**Supplied material:**
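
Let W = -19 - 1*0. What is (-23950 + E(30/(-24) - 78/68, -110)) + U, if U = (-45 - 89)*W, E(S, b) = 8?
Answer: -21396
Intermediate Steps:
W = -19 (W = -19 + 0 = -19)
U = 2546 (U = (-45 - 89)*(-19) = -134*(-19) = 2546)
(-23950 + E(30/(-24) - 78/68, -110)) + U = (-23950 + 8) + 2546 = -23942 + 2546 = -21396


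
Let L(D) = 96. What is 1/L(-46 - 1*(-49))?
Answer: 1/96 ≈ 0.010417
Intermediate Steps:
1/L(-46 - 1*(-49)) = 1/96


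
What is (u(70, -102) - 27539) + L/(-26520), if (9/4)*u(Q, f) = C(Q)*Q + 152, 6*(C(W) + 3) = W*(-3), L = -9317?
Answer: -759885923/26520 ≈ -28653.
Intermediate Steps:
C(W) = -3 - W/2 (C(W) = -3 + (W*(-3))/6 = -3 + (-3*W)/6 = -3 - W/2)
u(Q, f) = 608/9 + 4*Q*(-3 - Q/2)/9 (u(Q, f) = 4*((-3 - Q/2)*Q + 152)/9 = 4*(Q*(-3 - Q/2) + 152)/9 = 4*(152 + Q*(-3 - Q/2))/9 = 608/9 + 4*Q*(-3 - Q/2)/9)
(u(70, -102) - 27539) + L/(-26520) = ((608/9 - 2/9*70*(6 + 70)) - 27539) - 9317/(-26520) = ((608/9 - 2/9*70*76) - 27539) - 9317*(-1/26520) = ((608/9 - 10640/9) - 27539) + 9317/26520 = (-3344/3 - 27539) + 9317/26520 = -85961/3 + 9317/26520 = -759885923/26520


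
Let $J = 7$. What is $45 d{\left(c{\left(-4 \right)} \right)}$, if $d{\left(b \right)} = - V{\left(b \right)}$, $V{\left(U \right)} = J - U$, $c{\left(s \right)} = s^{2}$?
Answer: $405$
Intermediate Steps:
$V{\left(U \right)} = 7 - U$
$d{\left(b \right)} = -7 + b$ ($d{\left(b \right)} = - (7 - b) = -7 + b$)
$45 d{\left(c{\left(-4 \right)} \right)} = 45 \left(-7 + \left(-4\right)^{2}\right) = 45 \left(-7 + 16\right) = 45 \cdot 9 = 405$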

**Work required:**
Your answer must be the lines above from the one containing "Answer: 1/96 ≈ 0.010417" to the one containing "Answer: -759885923/26520 ≈ -28653.", both included, restated word for word.

**Answer space:**
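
Answer: 1/96 ≈ 0.010417
Intermediate Steps:
1/L(-46 - 1*(-49)) = 1/96


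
What is (u(70, -102) - 27539) + L/(-26520), if (9/4)*u(Q, f) = C(Q)*Q + 152, 6*(C(W) + 3) = W*(-3), L = -9317?
Answer: -759885923/26520 ≈ -28653.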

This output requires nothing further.